* Material for the task:
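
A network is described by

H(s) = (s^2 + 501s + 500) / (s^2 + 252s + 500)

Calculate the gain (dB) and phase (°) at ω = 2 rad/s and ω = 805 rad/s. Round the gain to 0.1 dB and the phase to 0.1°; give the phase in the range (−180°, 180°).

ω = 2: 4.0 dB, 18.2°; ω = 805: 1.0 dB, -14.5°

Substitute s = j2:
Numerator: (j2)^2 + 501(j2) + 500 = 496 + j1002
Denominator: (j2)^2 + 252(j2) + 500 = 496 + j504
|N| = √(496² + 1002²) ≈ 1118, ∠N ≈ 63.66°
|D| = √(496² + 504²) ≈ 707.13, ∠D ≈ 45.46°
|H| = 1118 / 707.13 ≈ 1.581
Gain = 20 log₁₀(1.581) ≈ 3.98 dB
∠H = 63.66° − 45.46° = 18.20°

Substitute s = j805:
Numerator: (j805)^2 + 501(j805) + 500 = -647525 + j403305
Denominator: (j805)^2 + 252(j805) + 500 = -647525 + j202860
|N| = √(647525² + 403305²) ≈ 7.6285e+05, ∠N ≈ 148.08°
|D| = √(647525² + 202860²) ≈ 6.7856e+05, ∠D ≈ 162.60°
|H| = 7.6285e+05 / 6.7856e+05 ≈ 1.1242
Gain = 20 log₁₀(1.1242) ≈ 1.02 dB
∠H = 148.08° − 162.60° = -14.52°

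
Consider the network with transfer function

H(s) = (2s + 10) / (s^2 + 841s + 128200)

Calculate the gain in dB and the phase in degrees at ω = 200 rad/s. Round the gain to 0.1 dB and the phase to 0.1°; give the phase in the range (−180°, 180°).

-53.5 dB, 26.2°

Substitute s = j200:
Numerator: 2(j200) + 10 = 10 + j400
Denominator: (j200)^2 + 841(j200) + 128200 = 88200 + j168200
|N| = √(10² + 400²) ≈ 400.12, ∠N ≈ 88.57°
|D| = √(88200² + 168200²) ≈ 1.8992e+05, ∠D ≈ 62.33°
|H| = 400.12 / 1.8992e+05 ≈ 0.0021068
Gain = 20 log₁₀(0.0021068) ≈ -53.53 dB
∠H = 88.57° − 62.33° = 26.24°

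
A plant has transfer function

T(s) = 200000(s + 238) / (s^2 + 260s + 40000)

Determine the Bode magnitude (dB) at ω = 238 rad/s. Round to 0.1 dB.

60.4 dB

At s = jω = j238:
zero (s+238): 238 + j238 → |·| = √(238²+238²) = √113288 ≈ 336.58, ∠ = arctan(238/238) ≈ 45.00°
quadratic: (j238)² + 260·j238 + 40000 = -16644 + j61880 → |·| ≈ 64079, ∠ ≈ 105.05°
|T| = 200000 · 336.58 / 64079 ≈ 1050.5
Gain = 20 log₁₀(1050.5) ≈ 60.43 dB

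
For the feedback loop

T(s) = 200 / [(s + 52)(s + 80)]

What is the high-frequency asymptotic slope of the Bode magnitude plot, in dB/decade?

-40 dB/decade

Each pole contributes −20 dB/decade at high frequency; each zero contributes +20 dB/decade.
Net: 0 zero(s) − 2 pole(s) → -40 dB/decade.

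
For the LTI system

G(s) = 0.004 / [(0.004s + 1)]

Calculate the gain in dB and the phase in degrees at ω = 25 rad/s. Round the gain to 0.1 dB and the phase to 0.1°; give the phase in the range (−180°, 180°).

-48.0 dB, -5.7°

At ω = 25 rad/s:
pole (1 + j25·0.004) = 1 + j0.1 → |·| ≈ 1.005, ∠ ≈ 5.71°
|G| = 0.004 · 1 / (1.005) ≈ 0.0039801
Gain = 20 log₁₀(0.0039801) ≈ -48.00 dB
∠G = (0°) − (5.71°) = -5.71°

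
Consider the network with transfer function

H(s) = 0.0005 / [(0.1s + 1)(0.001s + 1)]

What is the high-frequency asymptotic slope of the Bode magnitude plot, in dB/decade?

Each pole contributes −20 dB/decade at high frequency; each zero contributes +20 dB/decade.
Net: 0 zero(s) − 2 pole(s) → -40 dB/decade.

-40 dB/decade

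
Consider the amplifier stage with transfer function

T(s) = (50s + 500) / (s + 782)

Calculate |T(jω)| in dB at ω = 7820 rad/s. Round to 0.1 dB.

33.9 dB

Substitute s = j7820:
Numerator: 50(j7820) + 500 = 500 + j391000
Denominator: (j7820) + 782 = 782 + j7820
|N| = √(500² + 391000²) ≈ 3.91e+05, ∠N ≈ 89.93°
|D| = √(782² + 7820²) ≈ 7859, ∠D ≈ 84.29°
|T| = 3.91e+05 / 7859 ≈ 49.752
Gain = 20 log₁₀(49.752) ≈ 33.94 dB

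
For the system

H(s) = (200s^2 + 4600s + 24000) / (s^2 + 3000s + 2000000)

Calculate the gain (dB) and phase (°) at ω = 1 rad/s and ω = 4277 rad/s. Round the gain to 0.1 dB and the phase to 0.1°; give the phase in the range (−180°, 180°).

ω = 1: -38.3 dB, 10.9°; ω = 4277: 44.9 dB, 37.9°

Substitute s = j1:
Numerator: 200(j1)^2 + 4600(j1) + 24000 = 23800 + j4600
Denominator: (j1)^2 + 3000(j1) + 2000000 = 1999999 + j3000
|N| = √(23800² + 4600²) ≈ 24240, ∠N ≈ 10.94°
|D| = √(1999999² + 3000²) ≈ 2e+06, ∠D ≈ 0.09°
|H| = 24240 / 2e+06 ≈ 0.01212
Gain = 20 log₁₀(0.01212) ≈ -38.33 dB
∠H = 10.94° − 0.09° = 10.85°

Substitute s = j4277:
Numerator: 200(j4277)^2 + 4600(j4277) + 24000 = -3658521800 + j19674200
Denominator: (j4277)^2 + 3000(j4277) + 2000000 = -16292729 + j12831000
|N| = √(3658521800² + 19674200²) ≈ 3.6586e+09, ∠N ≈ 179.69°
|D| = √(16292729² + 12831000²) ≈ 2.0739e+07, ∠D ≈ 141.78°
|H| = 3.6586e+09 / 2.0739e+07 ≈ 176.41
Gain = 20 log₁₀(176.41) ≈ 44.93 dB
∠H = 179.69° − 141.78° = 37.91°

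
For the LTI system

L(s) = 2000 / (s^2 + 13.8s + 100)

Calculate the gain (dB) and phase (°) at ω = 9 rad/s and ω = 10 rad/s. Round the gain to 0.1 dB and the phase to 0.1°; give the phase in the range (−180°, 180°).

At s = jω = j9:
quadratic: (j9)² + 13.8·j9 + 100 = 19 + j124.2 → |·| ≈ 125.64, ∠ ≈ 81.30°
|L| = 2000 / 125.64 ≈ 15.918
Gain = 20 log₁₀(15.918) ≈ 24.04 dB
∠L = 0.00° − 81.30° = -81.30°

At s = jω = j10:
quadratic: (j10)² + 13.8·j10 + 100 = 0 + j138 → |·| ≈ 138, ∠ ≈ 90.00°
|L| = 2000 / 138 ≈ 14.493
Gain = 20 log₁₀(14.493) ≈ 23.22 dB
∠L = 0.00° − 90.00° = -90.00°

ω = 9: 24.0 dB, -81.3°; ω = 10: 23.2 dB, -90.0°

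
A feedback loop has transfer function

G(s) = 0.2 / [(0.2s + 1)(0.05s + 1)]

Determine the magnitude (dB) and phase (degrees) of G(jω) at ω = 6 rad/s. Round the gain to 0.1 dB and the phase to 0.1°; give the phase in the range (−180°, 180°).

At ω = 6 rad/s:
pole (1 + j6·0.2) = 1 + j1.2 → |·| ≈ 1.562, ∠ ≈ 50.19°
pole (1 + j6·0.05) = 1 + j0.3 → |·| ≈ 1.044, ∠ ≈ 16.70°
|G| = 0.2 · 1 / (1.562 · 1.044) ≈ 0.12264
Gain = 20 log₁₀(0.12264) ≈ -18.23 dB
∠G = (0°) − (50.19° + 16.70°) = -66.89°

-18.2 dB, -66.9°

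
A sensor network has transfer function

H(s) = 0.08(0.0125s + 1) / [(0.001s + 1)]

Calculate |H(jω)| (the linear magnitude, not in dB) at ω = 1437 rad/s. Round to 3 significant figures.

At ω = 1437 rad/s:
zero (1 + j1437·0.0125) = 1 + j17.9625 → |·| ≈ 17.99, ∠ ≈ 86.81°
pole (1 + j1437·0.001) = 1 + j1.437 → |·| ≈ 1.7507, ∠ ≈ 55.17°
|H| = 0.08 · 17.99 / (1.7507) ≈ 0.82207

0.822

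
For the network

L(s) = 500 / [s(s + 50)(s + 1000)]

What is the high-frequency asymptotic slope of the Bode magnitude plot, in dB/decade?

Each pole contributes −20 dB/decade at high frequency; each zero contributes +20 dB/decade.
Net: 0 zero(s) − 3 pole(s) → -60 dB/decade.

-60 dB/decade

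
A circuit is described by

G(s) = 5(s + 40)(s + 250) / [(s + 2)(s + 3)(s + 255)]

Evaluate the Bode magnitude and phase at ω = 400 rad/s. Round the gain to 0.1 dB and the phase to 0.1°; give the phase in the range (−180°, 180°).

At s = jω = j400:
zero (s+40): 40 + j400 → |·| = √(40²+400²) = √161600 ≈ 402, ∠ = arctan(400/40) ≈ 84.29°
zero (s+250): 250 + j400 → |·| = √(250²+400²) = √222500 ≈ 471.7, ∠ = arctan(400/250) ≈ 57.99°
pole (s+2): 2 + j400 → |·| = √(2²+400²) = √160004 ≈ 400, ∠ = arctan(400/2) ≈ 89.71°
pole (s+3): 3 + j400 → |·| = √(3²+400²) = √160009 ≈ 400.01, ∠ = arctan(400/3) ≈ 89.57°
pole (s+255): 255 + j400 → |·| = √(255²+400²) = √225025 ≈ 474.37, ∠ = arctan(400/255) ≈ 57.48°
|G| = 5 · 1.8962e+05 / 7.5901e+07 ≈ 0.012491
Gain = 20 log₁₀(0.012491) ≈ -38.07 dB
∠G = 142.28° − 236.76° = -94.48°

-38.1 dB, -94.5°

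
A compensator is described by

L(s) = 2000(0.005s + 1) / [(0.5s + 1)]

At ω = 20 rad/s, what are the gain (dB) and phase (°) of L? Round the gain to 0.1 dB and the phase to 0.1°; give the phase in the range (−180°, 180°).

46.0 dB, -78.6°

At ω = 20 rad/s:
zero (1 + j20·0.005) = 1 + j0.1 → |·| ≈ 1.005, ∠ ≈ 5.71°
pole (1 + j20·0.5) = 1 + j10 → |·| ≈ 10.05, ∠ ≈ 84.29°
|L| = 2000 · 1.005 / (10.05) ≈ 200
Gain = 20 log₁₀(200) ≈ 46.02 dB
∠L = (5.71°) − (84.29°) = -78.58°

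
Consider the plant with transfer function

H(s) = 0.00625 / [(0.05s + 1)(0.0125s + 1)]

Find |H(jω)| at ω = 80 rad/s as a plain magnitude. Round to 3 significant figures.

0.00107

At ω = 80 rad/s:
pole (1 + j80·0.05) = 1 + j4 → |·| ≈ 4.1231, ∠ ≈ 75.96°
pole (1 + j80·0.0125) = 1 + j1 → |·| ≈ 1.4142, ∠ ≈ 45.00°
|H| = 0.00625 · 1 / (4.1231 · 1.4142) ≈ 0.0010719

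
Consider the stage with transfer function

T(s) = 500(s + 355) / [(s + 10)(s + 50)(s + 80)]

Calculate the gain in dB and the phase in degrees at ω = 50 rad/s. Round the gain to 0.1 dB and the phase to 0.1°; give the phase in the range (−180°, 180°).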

* Exercise goal: Could you please find every line of the listing above holding the string "function" and copy it?

* Your solution:
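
Consider the network with transfer function
A plant has transfer function
Consider the network with transfer function
Consider the amplifier stage with transfer function
A feedback loop has transfer function
A sensor network has transfer function
Consider the plant with transfer function
Consider the stage with transfer function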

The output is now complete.